__EXERCISE DIRECTIONS__
Copy, without any change, the lines from the one that holds "C(C#C)CCC(C=C(C)Cl)=C(C)CCS" through the final line of the material below.

__DATA EXCERPTS__
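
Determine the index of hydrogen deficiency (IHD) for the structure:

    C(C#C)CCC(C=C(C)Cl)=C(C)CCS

4

Molecular formula from the SMILES: C13H19ClS.
DoU = (2C + 2 + N − H − X)/2 = (2·13 + 2 + 0 − 19 − 1)/2 = 8/2 = 4.
(Structurally: 0 ring(s) + 4 π bond(s) = 4.)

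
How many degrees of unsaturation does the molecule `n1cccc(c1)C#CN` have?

6

Molecular formula from the SMILES: C7H6N2.
DoU = (2C + 2 + N − H − X)/2 = (2·7 + 2 + 2 − 6 − 0)/2 = 12/2 = 6.
(Structurally: 1 ring(s) + 5 π bond(s) = 6.)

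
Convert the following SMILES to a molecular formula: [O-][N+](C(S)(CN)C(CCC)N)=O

C6H15N3O2S

Heavy atoms from the SMILES: 6 C, 3 N, 2 O, 1 S.
Implicit hydrogens by atom environment:
  3 × C: 2 H each → 6
  2 × N: 2 H each → 4
  1 × C: 3 H
  1 × C: 1 H
  1 × C: no H
  1 × N (charge +1): no H
  1 × O: no H
  1 × O (charge -1): no H
  1 × S: 1 H
  Total hydrogens = 15.
Molecular formula: C6H15N3O2S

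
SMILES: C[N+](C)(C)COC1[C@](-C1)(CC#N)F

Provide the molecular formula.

C9H16FN2O+

Heavy atoms from the SMILES: 9 C, 1 F, 2 N, 1 O.
Implicit hydrogens by atom environment:
  3 × C: 3 H each → 9
  3 × C: 2 H each → 6
  2 × C: no H
  1 × C: 1 H
  1 × F: no H
  1 × N: no H
  1 × N (charge +1): no H
  1 × O: no H
  Total hydrogens = 16.
Net charge +1.
Molecular formula: C9H16FN2O+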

__SOLUTION FOR THIS TASK__
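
    C(C#C)CCC(C=C(C)Cl)=C(C)CCS

4

Molecular formula from the SMILES: C13H19ClS.
DoU = (2C + 2 + N − H − X)/2 = (2·13 + 2 + 0 − 19 − 1)/2 = 8/2 = 4.
(Structurally: 0 ring(s) + 4 π bond(s) = 4.)

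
How many degrees of unsaturation does the molecule `n1cccc(c1)C#CN` have?

6

Molecular formula from the SMILES: C7H6N2.
DoU = (2C + 2 + N − H − X)/2 = (2·7 + 2 + 2 − 6 − 0)/2 = 12/2 = 6.
(Structurally: 1 ring(s) + 5 π bond(s) = 6.)

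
Convert the following SMILES to a molecular formula: [O-][N+](C(S)(CN)C(CCC)N)=O

C6H15N3O2S

Heavy atoms from the SMILES: 6 C, 3 N, 2 O, 1 S.
Implicit hydrogens by atom environment:
  3 × C: 2 H each → 6
  2 × N: 2 H each → 4
  1 × C: 3 H
  1 × C: 1 H
  1 × C: no H
  1 × N (charge +1): no H
  1 × O: no H
  1 × O (charge -1): no H
  1 × S: 1 H
  Total hydrogens = 15.
Molecular formula: C6H15N3O2S

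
SMILES: C[N+](C)(C)COC1[C@](-C1)(CC#N)F

Provide the molecular formula.

C9H16FN2O+

Heavy atoms from the SMILES: 9 C, 1 F, 2 N, 1 O.
Implicit hydrogens by atom environment:
  3 × C: 3 H each → 9
  3 × C: 2 H each → 6
  2 × C: no H
  1 × C: 1 H
  1 × F: no H
  1 × N: no H
  1 × N (charge +1): no H
  1 × O: no H
  Total hydrogens = 16.
Net charge +1.
Molecular formula: C9H16FN2O+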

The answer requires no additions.